▸ **Task requirements**
Your job with the data below is to output exactly the lines from the one holding "- the Draund" down to the one holding "- the Garell", both included, and no others.

▸ **Exercise material**
+++
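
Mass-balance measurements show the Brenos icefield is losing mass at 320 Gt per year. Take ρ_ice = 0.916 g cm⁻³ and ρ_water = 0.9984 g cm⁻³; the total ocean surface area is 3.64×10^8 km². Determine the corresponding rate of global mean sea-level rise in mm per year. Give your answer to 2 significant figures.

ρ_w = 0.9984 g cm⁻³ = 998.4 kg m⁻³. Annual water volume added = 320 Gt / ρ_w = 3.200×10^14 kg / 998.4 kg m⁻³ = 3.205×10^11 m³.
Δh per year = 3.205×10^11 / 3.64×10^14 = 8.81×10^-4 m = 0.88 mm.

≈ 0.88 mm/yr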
+++
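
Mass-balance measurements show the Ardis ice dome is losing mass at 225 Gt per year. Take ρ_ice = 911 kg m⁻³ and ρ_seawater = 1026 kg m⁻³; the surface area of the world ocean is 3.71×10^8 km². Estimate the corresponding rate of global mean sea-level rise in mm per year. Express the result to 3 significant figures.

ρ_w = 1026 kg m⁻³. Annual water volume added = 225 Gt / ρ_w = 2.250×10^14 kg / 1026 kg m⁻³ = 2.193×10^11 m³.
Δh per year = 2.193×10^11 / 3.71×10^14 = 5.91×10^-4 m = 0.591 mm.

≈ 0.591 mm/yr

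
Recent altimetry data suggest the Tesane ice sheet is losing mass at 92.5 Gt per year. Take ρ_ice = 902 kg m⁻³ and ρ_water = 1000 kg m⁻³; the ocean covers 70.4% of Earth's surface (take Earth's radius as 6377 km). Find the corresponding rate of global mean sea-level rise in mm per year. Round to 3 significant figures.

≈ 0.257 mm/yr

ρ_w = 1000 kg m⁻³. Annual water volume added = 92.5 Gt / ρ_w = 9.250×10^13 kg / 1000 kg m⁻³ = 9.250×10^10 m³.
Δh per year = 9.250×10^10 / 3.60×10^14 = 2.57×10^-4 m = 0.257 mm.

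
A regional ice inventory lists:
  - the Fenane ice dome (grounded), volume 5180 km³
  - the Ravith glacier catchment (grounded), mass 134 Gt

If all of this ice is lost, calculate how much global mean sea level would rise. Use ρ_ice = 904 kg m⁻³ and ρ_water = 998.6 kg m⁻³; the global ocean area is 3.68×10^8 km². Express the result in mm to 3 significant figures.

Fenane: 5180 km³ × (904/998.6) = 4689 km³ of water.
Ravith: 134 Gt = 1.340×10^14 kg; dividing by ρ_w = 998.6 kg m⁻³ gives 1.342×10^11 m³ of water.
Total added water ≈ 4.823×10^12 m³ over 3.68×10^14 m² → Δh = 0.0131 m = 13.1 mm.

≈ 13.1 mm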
+++
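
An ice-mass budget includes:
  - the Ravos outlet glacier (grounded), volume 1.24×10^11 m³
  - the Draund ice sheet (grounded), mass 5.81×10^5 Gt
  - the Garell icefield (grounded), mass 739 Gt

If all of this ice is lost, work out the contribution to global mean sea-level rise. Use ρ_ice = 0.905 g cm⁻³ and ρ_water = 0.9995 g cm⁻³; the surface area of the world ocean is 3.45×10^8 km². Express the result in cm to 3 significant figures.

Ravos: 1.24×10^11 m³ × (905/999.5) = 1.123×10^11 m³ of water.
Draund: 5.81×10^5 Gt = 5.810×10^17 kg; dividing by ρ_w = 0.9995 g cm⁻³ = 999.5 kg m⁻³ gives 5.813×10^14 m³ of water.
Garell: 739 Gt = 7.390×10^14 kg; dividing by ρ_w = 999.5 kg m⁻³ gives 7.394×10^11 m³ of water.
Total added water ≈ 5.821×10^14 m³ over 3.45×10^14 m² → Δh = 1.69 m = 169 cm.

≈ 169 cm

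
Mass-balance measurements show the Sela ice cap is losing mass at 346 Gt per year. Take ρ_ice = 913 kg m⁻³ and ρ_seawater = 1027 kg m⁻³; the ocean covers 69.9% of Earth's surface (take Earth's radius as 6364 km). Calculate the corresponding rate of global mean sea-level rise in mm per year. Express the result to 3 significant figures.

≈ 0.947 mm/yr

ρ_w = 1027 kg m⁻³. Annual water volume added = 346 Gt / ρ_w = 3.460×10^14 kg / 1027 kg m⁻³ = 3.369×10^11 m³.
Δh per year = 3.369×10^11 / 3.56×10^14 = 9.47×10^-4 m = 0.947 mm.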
+++
▸ **Solved problem**
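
  - the Draund ice sheet (grounded), mass 5.81×10^5 Gt
  - the Garell icefield (grounded), mass 739 Gt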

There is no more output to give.